Exercise material:

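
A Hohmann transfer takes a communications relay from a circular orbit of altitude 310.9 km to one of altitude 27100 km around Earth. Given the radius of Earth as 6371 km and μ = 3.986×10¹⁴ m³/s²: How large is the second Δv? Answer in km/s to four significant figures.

r₁ = 6371 + 310.9 = 6681.9 km = 6.6819×10⁶ m.
r₂ = 6371 + 27100 = 33471 km = 3.3471×10⁷ m.
Transfer ellipse a_t = (r₁ + r₂)/2 = 2.008×10⁷ m.
At r₁: circular v_c1 = √(μ/r₁) = 7724 m/s; transfer-perigee v_p = √[μ(2/r₁ − 1/a_t)] = 9973 m/s.
At r₂: circular v_c2 = √(μ/r₂) = 3451 m/s; transfer-apogee v_a = √[μ(2/r₂ − 1/a_t)] = 1991 m/s.
Δv₂ = v_c2 − v_a = 1460 m/s.
= 1.460 km/s.

Δv ≈ 1.460 km/s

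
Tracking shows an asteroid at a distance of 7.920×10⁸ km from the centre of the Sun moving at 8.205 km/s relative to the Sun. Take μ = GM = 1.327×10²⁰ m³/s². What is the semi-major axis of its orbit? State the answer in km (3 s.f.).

a ≈ 4.96×10⁸ km

r = 7.920×10¹¹ m.
Specific orbital energy ε = v²/2 − μ/r = (8205)²/2 − 1.327×10²⁰/7.920×10¹¹ = -1.339×10⁸ J/kg.
Since ε = −μ/(2a), a = −μ/(2ε) = 4.956×10¹¹ m = 4.9556×10⁸ km.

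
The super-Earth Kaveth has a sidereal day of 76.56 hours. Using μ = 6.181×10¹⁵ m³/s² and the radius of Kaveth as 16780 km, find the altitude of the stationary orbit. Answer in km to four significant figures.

T = 76.56 hours = 2.756×10⁵ s.
A synchronous orbit has period T, so by Kepler's third law a = (μT²/4π²)^(1/3).
μT²/4π² = 6.181×10¹⁵ × (2.756×10⁵)² / 39.48 = 1.189×10²⁵ m³.
a = 2.283×10⁸ m = 2.2826×10⁵ km.
Altitude h = a − R = 2.2826×10⁵ − 16780 = 2.1148×10⁵ km.

h_sync ≈ 2.115×10⁵ km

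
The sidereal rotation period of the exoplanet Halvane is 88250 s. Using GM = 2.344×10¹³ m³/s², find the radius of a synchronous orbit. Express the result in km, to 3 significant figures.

A synchronous orbit has period T, so by Kepler's third law a = (μT²/4π²)^(1/3).
μT²/4π² = 2.344×10¹³ × (8.825×10⁴)² / 39.48 = 4.624×10²¹ m³.
a = 1.666×10⁷ m = 16660 km.

r_sync ≈ 16700 km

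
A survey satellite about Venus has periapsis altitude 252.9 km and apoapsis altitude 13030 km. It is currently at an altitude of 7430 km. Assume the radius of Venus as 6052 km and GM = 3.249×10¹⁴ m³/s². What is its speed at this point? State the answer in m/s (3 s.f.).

v ≈ 4750 m/s

r_p = 6052 + 252.9 = 6304.9 km = 6.3049×10⁶ m.
r_a = 6052 + 13030 = 19082 km = 1.9082×10⁷ m.
r = 6052 + 7430 = 13482 km = 1.348×10⁷ m.
Semi-major axis a = (r_p + r_a)/2 = 12693 km = 1.269×10⁷ m.
Vis-viva: v² = μ(2/r − 1/a) = 3.249×10¹⁴ × (1.483×10⁻⁷ − 7.878×10⁻⁸) = 2.260×10⁷ m²/s².
v = 4754 m/s.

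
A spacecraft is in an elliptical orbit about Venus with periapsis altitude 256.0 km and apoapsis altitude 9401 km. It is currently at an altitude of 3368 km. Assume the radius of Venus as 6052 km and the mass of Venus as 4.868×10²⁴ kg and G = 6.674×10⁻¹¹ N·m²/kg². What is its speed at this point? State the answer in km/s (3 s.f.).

μ = GM = 6.674×10⁻¹¹ × 4.868×10²⁴ = 3.249×10¹⁴ m³/s².
r_p = 6052 + 256.0 = 6308.0 km = 6.3080×10⁶ m.
r_a = 6052 + 9401 = 15453 km = 1.5453×10⁷ m.
r = 6052 + 3368 = 9420.0 km = 9.420×10⁶ m.
Semi-major axis a = (r_p + r_a)/2 = 10880 km = 1.088×10⁷ m.
Vis-viva: v² = μ(2/r − 1/a) = 3.249×10¹⁴ × (2.123×10⁻⁷ − 9.191×10⁻⁸) = 3.912×10⁷ m²/s².
v = 6255 m/s = 6.255 km/s.

v ≈ 6.25 km/s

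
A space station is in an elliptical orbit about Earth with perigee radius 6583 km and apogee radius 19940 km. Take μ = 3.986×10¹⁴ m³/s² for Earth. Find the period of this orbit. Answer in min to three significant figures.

Semi-major axis a = (r_p + r_a)/2 = (6583.0 + 19940)/2 = 13262 km = 1.326×10⁷ m.
By Kepler's third law T = 2π√(a³/μ) = 2π × 2.419×10³ = 1.520×10⁴ s.
= 253.3 min.

T ≈ 253 min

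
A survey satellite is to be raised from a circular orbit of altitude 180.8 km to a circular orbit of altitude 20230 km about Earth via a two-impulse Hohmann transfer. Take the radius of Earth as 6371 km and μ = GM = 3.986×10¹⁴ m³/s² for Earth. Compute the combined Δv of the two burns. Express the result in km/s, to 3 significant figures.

Δv_total ≈ 3.52 km/s

r₁ = 6371 + 180.8 = 6551.8 km = 6.5518×10⁶ m.
r₂ = 6371 + 20230 = 26601 km = 2.6601×10⁷ m.
Transfer ellipse a_t = (r₁ + r₂)/2 = 1.658×10⁷ m.
At r₁: circular v_c1 = √(μ/r₁) = 7800 m/s; transfer-perigee v_p = √[μ(2/r₁ − 1/a_t)] = 9881 m/s.
Δv₁ = v_p − v_c1 = 2081 m/s.
At r₂: circular v_c2 = √(μ/r₂) = 3871 m/s; transfer-apogee v_a = √[μ(2/r₂ − 1/a_t)] = 2434 m/s.
Δv₂ = v_c2 − v_a = 1437 m/s.
Total Δv = Δv₁ + Δv₂ = 3518 m/s = 3.518 km/s.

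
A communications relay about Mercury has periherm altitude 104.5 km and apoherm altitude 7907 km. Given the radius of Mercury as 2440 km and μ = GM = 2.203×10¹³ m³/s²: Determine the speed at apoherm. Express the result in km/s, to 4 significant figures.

r_p = 2440 + 104.5 = 2544.5 km = 2.5445×10⁶ m.
r_a = 2440 + 7907 = 10347 km = 1.0347×10⁷ m.
Semi-major axis a = (r_p + r_a)/2 = 6445.8 km = 6.446×10⁶ m.
Vis-viva: v² = μ(2/r − 1/a) = 2.203×10¹³ × (1.933×10⁻⁷ − 1.551×10⁻⁷) = 8.405×10⁵ m²/s².
v = 916.8 m/s = 0.9168 km/s.

v ≈ 0.9168 km/s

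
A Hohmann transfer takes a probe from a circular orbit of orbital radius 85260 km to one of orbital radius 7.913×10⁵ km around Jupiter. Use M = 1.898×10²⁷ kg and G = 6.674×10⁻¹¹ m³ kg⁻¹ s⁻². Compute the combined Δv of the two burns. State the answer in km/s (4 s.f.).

μ = GM = 6.674×10⁻¹¹ × 1.898×10²⁷ = 1.267×10¹⁷ m³/s².
r₁ = 85260 km = 8.526×10⁷ m.
r₂ = 7.913×10⁵ km = 7.913×10⁸ m.
Transfer ellipse a_t = (r₁ + r₂)/2 = 4.383×10⁸ m.
At r₁: circular v_c1 = √(μ/r₁) = 38550 m/s; transfer-perijove v_p = √[μ(2/r₁ − 1/a_t)] = 51790 m/s.
Δv₁ = v_p − v_c1 = 13250 m/s.
At r₂: circular v_c2 = √(μ/r₂) = 12650 m/s; transfer-apojove v_a = √[μ(2/r₂ − 1/a_t)] = 5580 m/s.
Δv₂ = v_c2 − v_a = 7072 m/s.
Total Δv = Δv₁ + Δv₂ = 20320 m/s = 20.32 km/s.

Δv_total ≈ 20.32 km/s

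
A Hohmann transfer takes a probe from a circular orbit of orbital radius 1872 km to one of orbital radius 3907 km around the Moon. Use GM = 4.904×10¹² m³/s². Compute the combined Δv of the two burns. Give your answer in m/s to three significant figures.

r₁ = 1872 km = 1.872×10⁶ m.
r₂ = 3907 km = 3.907×10⁶ m.
Transfer ellipse a_t = (r₁ + r₂)/2 = 2.890×10⁶ m.
At r₁: circular v_c1 = √(μ/r₁) = 1619 m/s; transfer-perilune v_p = √[μ(2/r₁ − 1/a_t)] = 1882 m/s.
Δv₁ = v_p − v_c1 = 263.5 m/s.
At r₂: circular v_c2 = √(μ/r₂) = 1120 m/s; transfer-apolune v_a = √[μ(2/r₂ − 1/a_t)] = 901.8 m/s.
Δv₂ = v_c2 − v_a = 218.6 m/s.
Total Δv = Δv₁ + Δv₂ = 482.1 m/s.

Δv_total ≈ 482 m/s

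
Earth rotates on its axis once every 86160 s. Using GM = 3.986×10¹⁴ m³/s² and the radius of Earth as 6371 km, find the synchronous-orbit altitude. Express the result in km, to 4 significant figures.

h_sync ≈ 35790 km

A synchronous orbit has period T, so by Kepler's third law a = (μT²/4π²)^(1/3).
μT²/4π² = 3.986×10¹⁴ × (8.616×10⁴)² / 39.48 = 7.495×10²² m³.
a = 4.216×10⁷ m = 42163 km.
Altitude h = a − R = 42163 − 6371 = 35792 km.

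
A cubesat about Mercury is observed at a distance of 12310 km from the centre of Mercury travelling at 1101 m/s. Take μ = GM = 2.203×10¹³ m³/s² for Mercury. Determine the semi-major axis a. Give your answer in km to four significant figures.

a ≈ 9307 km

r = 1.231×10⁷ m.
Vis-viva rearranged: 1/a = 2/r − v²/μ = 1.625×10⁻⁷ − 5.503×10⁻⁸ = 1.074×10⁻⁷ m⁻¹.
a = 9.307×10⁶ m = 9307.1 km.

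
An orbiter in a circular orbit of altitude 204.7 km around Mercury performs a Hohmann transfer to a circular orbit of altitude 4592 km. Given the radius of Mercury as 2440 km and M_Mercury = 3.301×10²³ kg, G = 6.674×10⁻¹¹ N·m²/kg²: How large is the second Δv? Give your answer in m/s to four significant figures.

Δv ≈ 461.4 m/s

μ = GM = 6.674×10⁻¹¹ × 3.301×10²³ = 2.203×10¹³ m³/s².
r₁ = 2440 + 204.7 = 2644.7 km = 2.6447×10⁶ m.
r₂ = 2440 + 4592 = 7032.0 km = 7.0320×10⁶ m.
Transfer ellipse a_t = (r₁ + r₂)/2 = 4.838×10⁶ m.
At r₁: circular v_c1 = √(μ/r₁) = 2886 m/s; transfer-periherm v_p = √[μ(2/r₁ − 1/a_t)] = 3480 m/s.
At r₂: circular v_c2 = √(μ/r₂) = 1770 m/s; transfer-apoherm v_a = √[μ(2/r₂ − 1/a_t)] = 1309 m/s.
Δv₂ = v_c2 − v_a = 461.4 m/s.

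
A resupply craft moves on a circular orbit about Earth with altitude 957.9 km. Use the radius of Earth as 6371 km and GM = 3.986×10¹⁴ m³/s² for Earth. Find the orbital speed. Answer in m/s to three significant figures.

r = 6371 + 957.9 = 7328.9 km = 7.3289×10⁶ m.
For a circular orbit v = √(μ/r) = √(3.986×10¹⁴ / 7.329×10⁶) = √(5.439×10⁷) = 7375 m/s.

v ≈ 7370 m/s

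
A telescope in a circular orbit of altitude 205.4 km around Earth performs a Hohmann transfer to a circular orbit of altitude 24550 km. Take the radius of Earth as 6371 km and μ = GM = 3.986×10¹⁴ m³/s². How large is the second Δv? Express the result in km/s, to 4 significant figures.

Δv ≈ 1.464 km/s

r₁ = 6371 + 205.4 = 6576.4 km = 6.5764×10⁶ m.
r₂ = 6371 + 24550 = 30921 km = 3.0921×10⁷ m.
Transfer ellipse a_t = (r₁ + r₂)/2 = 1.875×10⁷ m.
At r₁: circular v_c1 = √(μ/r₁) = 7785 m/s; transfer-perigee v_p = √[μ(2/r₁ − 1/a_t)] = 9998 m/s.
At r₂: circular v_c2 = √(μ/r₂) = 3590 m/s; transfer-apogee v_a = √[μ(2/r₂ − 1/a_t)] = 2126 m/s.
Δv₂ = v_c2 − v_a = 1464 m/s.
= 1.464 km/s.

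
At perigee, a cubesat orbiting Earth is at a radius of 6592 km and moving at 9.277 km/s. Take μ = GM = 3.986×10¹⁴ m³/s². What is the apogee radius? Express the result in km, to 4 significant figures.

apogee radius ≈ 16270 km

r_p = 6.592×10⁶ m.
Specific energy ε = v²/2 − μ/r = -1.744×10⁷ J/kg, so a = −μ/(2ε) = 1.143×10⁷ m.
The apsides satisfy r_p + r_a = 2a, so the apogee radius is 2a − r_p = 1.627×10⁷ m = 16269 km.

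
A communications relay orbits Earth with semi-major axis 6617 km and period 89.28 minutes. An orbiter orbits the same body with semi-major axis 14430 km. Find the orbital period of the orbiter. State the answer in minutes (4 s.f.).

Kepler's third law: T² ∝ a³, so T₂ = T₁ (a₂/a₁)^(3/2).
a₂/a₁ = 2.181, (a₂/a₁)^(3/2) = 3.220.
T₂ = 89.28 × 3.220 = 287.5 minutes.

T₂ ≈ 287.5 minutes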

Task directions: Give back, word for word, the lines of the records that run from the one holding "A communications relay orbits" to the very last.

Answer section:
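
A communications relay orbits Earth with semi-major axis 6617 km and period 89.28 minutes. An orbiter orbits the same body with semi-major axis 14430 km. Find the orbital period of the orbiter. State the answer in minutes (4 s.f.).

Kepler's third law: T² ∝ a³, so T₂ = T₁ (a₂/a₁)^(3/2).
a₂/a₁ = 2.181, (a₂/a₁)^(3/2) = 3.220.
T₂ = 89.28 × 3.220 = 287.5 minutes.

T₂ ≈ 287.5 minutes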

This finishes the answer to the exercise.